═════ Dataset entries

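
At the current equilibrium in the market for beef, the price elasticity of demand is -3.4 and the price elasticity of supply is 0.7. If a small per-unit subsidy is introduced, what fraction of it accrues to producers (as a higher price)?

For a small subsidy around the equilibrium, the benefit split depends on the relative slopes, which at a point are proportional to the elasticities.
Buyer share = εs/(εs + |εd|) = 0.7/(0.7 + 3.4) = 7/41; seller share = |εd|/(εs + |εd|) = 34/41.
So producers capture 34/41 of the subsidy.

Producer share = 34/41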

══════════

*Assignment:* Create a word-for-word copy of the whole listing.

*Exercise output:*
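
At the current equilibrium in the market for beef, the price elasticity of demand is -3.4 and the price elasticity of supply is 0.7. If a small per-unit subsidy is introduced, what fraction of it accrues to producers (as a higher price)?

For a small subsidy around the equilibrium, the benefit split depends on the relative slopes, which at a point are proportional to the elasticities.
Buyer share = εs/(εs + |εd|) = 0.7/(0.7 + 3.4) = 7/41; seller share = |εd|/(εs + |εd|) = 34/41.
So producers capture 34/41 of the subsidy.

Producer share = 34/41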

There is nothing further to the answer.